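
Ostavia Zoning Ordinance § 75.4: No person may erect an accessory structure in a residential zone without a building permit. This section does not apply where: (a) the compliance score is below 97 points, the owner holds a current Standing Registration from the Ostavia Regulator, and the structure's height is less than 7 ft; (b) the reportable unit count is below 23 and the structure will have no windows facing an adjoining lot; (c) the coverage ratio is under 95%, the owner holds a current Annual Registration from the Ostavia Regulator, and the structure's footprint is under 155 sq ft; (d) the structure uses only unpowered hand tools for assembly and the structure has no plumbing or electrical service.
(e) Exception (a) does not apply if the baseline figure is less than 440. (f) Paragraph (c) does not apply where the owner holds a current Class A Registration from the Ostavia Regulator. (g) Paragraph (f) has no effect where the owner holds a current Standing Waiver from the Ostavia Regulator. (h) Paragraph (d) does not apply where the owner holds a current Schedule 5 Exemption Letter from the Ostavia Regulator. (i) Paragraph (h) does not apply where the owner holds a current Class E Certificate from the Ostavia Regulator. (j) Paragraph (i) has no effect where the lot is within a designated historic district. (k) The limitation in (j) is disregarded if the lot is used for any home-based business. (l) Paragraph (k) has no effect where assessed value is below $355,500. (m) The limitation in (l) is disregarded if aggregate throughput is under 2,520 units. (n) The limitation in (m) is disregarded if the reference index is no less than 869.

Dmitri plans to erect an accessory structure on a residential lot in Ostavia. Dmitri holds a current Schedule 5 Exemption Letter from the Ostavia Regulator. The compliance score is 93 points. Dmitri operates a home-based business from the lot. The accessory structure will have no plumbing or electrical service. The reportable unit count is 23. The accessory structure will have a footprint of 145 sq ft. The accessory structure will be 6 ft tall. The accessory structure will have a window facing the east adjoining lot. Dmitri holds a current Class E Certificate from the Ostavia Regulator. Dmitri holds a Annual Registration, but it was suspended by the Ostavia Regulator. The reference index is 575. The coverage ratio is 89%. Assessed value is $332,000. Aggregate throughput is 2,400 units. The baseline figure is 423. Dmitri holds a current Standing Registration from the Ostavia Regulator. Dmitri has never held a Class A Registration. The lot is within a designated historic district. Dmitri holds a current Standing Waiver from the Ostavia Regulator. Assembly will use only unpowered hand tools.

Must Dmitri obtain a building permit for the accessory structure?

Exception (a) is satisfied on its face — the compliance score is 93 points, below the 97 points limit; a current Standing Registration is held; the structure's height is 6 ft, less than the 7 ft limit. However, paragraph (e) must be considered: (e) is triggered — the baseline figure is 423, less than the 440 limit. (a) is therefore removed.
Exception (b) fails — the reportable unit count is 23, not below 23.
Exception (c) requires that the owner holds a current Annual Registration from the Ostavia Regulator; but the Annual Registration is not current, so (c) is unavailable.
Exception (d): assembly uses only hand tools; there is no plumbing or electrical service — every condition holds. Under paragraphs (h)–(n): (h) would limit (d) — a current Schedule 5 Exemption Letter is held — but (i) sets (h) aside: (i) operates against (h): a current Class E Certificate is held. (j) operates (the lot is in a historic district), but is displaced by (k): (k) operates against (j): a home-based business operates on the lot. (l) would limit (k) — assessed value is $332,000, below the $355,500 limit — but (m) sets (l) aside: (m) operates against (l): aggregate throughput is 2,400 units, under the 2,520 units limit. (n), which would lift (m), is inapplicable — the reference index is 575, short of 869. So (d) applies.

No — exception (d) applies; Dmitri does not need a building permit.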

DESCRIPTION OF THE TASK:
Given the listing above, print all of it word for word.

ANSWER TO THE EXERCISE:
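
Ostavia Zoning Ordinance § 75.4: No person may erect an accessory structure in a residential zone without a building permit. This section does not apply where: (a) the compliance score is below 97 points, the owner holds a current Standing Registration from the Ostavia Regulator, and the structure's height is less than 7 ft; (b) the reportable unit count is below 23 and the structure will have no windows facing an adjoining lot; (c) the coverage ratio is under 95%, the owner holds a current Annual Registration from the Ostavia Regulator, and the structure's footprint is under 155 sq ft; (d) the structure uses only unpowered hand tools for assembly and the structure has no plumbing or electrical service.
(e) Exception (a) does not apply if the baseline figure is less than 440. (f) Paragraph (c) does not apply where the owner holds a current Class A Registration from the Ostavia Regulator. (g) Paragraph (f) has no effect where the owner holds a current Standing Waiver from the Ostavia Regulator. (h) Paragraph (d) does not apply where the owner holds a current Schedule 5 Exemption Letter from the Ostavia Regulator. (i) Paragraph (h) does not apply where the owner holds a current Class E Certificate from the Ostavia Regulator. (j) Paragraph (i) has no effect where the lot is within a designated historic district. (k) The limitation in (j) is disregarded if the lot is used for any home-based business. (l) Paragraph (k) has no effect where assessed value is below $355,500. (m) The limitation in (l) is disregarded if aggregate throughput is under 2,520 units. (n) The limitation in (m) is disregarded if the reference index is no less than 869.

Dmitri plans to erect an accessory structure on a residential lot in Ostavia. Dmitri holds a current Schedule 5 Exemption Letter from the Ostavia Regulator. The compliance score is 93 points. Dmitri operates a home-based business from the lot. The accessory structure will have no plumbing or electrical service. The reportable unit count is 23. The accessory structure will have a footprint of 145 sq ft. The accessory structure will be 6 ft tall. The accessory structure will have a window facing the east adjoining lot. Dmitri holds a current Class E Certificate from the Ostavia Regulator. Dmitri holds a Annual Registration, but it was suspended by the Ostavia Regulator. The reference index is 575. The coverage ratio is 89%. Assessed value is $332,000. Aggregate throughput is 2,400 units. The baseline figure is 423. Dmitri holds a current Standing Registration from the Ostavia Regulator. Dmitri has never held a Class A Registration. The lot is within a designated historic district. Dmitri holds a current Standing Waiver from the Ostavia Regulator. Assembly will use only unpowered hand tools.

Must Dmitri obtain a building permit for the accessory structure?

Exception (a) is satisfied on its face — the compliance score is 93 points, below the 97 points limit; a current Standing Registration is held; the structure's height is 6 ft, less than the 7 ft limit. However, paragraph (e) must be considered: (e) is triggered — the baseline figure is 423, less than the 440 limit. (a) is therefore removed.
Exception (b) fails — the reportable unit count is 23, not below 23.
Exception (c) requires that the owner holds a current Annual Registration from the Ostavia Regulator; but the Annual Registration is not current, so (c) is unavailable.
Exception (d): assembly uses only hand tools; there is no plumbing or electrical service — every condition holds. Under paragraphs (h)–(n): (h) would limit (d) — a current Schedule 5 Exemption Letter is held — but (i) sets (h) aside: (i) operates against (h): a current Class E Certificate is held. (j) operates (the lot is in a historic district), but is displaced by (k): (k) operates against (j): a home-based business operates on the lot. (l) would limit (k) — assessed value is $332,000, below the $355,500 limit — but (m) sets (l) aside: (m) operates against (l): aggregate throughput is 2,400 units, under the 2,520 units limit. (n), which would lift (m), is inapplicable — the reference index is 575, short of 869. So (d) applies.

No — exception (d) applies; Dmitri does not need a building permit.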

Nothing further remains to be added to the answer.